WHAT YOU HAVE TO DO:
Once you have read the entries, copy all of them exactly.

SUPPLIED DATA:
>>

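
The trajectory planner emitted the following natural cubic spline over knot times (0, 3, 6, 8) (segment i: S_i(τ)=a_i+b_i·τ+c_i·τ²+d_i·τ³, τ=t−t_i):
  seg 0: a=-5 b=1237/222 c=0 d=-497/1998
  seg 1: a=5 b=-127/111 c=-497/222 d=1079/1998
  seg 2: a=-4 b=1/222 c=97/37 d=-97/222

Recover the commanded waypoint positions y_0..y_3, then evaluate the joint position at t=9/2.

y_0 = S_0(0) = a_0 = -5
y_1 = S_1(0) = a_1 = 5
y_2 = S_2(0) = a_2 = -4
y_3 = S_2(2) = 3
t_q=9/2 is in segment 1 (τ=3/2); S_1(τ)=41/592

y_0=-5 y_1=5 y_2=-4 y_3=3
S(9/2) = 41/592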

<<

REPLY:
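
The trajectory planner emitted the following natural cubic spline over knot times (0, 3, 6, 8) (segment i: S_i(τ)=a_i+b_i·τ+c_i·τ²+d_i·τ³, τ=t−t_i):
  seg 0: a=-5 b=1237/222 c=0 d=-497/1998
  seg 1: a=5 b=-127/111 c=-497/222 d=1079/1998
  seg 2: a=-4 b=1/222 c=97/37 d=-97/222

Recover the commanded waypoint positions y_0..y_3, then evaluate the joint position at t=9/2.

y_0 = S_0(0) = a_0 = -5
y_1 = S_1(0) = a_1 = 5
y_2 = S_2(0) = a_2 = -4
y_3 = S_2(2) = 3
t_q=9/2 is in segment 1 (τ=3/2); S_1(τ)=41/592

y_0=-5 y_1=5 y_2=-4 y_3=3
S(9/2) = 41/592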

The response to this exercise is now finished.